Required action:
Keeping every word intact, reproduce all of the records.

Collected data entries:
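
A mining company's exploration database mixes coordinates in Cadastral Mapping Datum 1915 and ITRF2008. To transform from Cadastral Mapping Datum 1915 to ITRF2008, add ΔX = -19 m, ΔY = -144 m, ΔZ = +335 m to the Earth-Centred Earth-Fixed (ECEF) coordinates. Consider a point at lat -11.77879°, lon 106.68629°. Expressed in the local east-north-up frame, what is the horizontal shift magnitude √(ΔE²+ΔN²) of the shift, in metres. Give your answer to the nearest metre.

307 m

At φ = -11.77879°, λ = 106.68629°: sin φ = -0.204134, cos φ = 0.978943, sin λ = 0.957891, cos λ = -0.287131.
ΔE = −sin λ·ΔX + cos λ·ΔY = −(0.957891)·(-19) + (-0.287131)·(-144) = 59.55 m.
ΔN = −sin φ cos λ·ΔX − sin φ sin λ·ΔY + cos φ·ΔZ = −(-0.204134)(-0.287131)(-19) − (-0.204134)(0.957891)(-144) + (0.978943)(335) = 300.90 m.
Horizontal magnitude = √(ΔE² + ΔN²) = √(59.55² + 300.90²) = 306.74 m.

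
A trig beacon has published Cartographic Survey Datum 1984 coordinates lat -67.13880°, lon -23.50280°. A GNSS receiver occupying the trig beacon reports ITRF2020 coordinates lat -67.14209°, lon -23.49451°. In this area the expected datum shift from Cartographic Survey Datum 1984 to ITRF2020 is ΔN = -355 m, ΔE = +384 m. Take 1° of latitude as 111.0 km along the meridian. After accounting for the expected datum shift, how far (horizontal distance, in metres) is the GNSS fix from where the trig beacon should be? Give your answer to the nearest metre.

28 m

Observed coordinate differences: Δφ = -0.00329°, Δλ = +0.00829°.
Converting to metres (1° lat = 111000 m, cos φ = 0.388500): observed ΔN = -365.2 m, observed ΔE = 357.5 m.
Subtracting the expected shift leaves a residual of -365.2 − (-355) = -10.2 m north and 357.5 − (384) = -26.5 m east.
Residual distance = √((-10.2)² + (-26.5)²) = 28.4 m.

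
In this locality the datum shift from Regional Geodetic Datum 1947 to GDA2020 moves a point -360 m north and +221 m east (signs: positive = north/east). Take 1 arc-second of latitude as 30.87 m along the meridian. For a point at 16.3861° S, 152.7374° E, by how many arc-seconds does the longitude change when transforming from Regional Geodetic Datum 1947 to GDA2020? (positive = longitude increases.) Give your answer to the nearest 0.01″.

At latitude -16.3861°, cos φ = 0.959382.
1″ of longitude at this latitude = 30.87 × cos φ = 29.6161 m, so Δλ = 221.0 / 29.6161 = 7.462″.

Δλ = 7.46″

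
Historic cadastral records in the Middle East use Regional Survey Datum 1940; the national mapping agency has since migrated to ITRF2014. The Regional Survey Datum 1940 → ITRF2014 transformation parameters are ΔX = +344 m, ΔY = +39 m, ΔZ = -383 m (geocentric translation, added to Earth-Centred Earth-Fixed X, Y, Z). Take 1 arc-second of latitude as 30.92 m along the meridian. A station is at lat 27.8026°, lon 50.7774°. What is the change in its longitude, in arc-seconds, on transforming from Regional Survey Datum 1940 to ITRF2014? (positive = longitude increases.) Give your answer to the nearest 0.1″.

sin φ = 0.466427, cos φ = 0.884560, sin λ = 0.774695, cos λ = 0.632335.
East component: ΔE = −sin λ·ΔX + cos λ·ΔY = −(0.774695)(344) + (0.632335)(39) = -241.83 m.
1° of latitude spans 3600 × 30.92 = 111312 m; at latitude φ, 1° of longitude spans that × cos φ = 98462.1 m, so Δλ = -241.83 / 98462.1 × 3600 = -8.842″.

Δλ = -8.8″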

Response box:
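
A mining company's exploration database mixes coordinates in Cadastral Mapping Datum 1915 and ITRF2008. To transform from Cadastral Mapping Datum 1915 to ITRF2008, add ΔX = -19 m, ΔY = -144 m, ΔZ = +335 m to the Earth-Centred Earth-Fixed (ECEF) coordinates. Consider a point at lat -11.77879°, lon 106.68629°. Expressed in the local east-north-up frame, what is the horizontal shift magnitude √(ΔE²+ΔN²) of the shift, in metres. Give your answer to the nearest metre.

307 m

At φ = -11.77879°, λ = 106.68629°: sin φ = -0.204134, cos φ = 0.978943, sin λ = 0.957891, cos λ = -0.287131.
ΔE = −sin λ·ΔX + cos λ·ΔY = −(0.957891)·(-19) + (-0.287131)·(-144) = 59.55 m.
ΔN = −sin φ cos λ·ΔX − sin φ sin λ·ΔY + cos φ·ΔZ = −(-0.204134)(-0.287131)(-19) − (-0.204134)(0.957891)(-144) + (0.978943)(335) = 300.90 m.
Horizontal magnitude = √(ΔE² + ΔN²) = √(59.55² + 300.90²) = 306.74 m.

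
A trig beacon has published Cartographic Survey Datum 1984 coordinates lat -67.13880°, lon -23.50280°. A GNSS receiver occupying the trig beacon reports ITRF2020 coordinates lat -67.14209°, lon -23.49451°. In this area the expected datum shift from Cartographic Survey Datum 1984 to ITRF2020 is ΔN = -355 m, ΔE = +384 m. Take 1° of latitude as 111.0 km along the meridian. After accounting for the expected datum shift, how far (horizontal distance, in metres) is the GNSS fix from where the trig beacon should be? Give your answer to the nearest metre.

28 m

Observed coordinate differences: Δφ = -0.00329°, Δλ = +0.00829°.
Converting to metres (1° lat = 111000 m, cos φ = 0.388500): observed ΔN = -365.2 m, observed ΔE = 357.5 m.
Subtracting the expected shift leaves a residual of -365.2 − (-355) = -10.2 m north and 357.5 − (384) = -26.5 m east.
Residual distance = √((-10.2)² + (-26.5)²) = 28.4 m.

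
In this locality the datum shift from Regional Geodetic Datum 1947 to GDA2020 moves a point -360 m north and +221 m east (signs: positive = north/east). Take 1 arc-second of latitude as 30.87 m along the meridian. For a point at 16.3861° S, 152.7374° E, by how many arc-seconds does the longitude change when transforming from Regional Geodetic Datum 1947 to GDA2020? (positive = longitude increases.) Give your answer to the nearest 0.01″.

At latitude -16.3861°, cos φ = 0.959382.
1″ of longitude at this latitude = 30.87 × cos φ = 29.6161 m, so Δλ = 221.0 / 29.6161 = 7.462″.

Δλ = 7.46″

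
Historic cadastral records in the Middle East use Regional Survey Datum 1940; the national mapping agency has since migrated to ITRF2014. The Regional Survey Datum 1940 → ITRF2014 transformation parameters are ΔX = +344 m, ΔY = +39 m, ΔZ = -383 m (geocentric translation, added to Earth-Centred Earth-Fixed X, Y, Z). Take 1 arc-second of latitude as 30.92 m along the meridian. A station is at lat 27.8026°, lon 50.7774°. What is the change in its longitude, in arc-seconds, on transforming from Regional Survey Datum 1940 to ITRF2014? (positive = longitude increases.) Give your answer to the nearest 0.1″.

sin φ = 0.466427, cos φ = 0.884560, sin λ = 0.774695, cos λ = 0.632335.
East component: ΔE = −sin λ·ΔX + cos λ·ΔY = −(0.774695)(344) + (0.632335)(39) = -241.83 m.
1° of latitude spans 3600 × 30.92 = 111312 m; at latitude φ, 1° of longitude spans that × cos φ = 98462.1 m, so Δλ = -241.83 / 98462.1 × 3600 = -8.842″.

Δλ = -8.8″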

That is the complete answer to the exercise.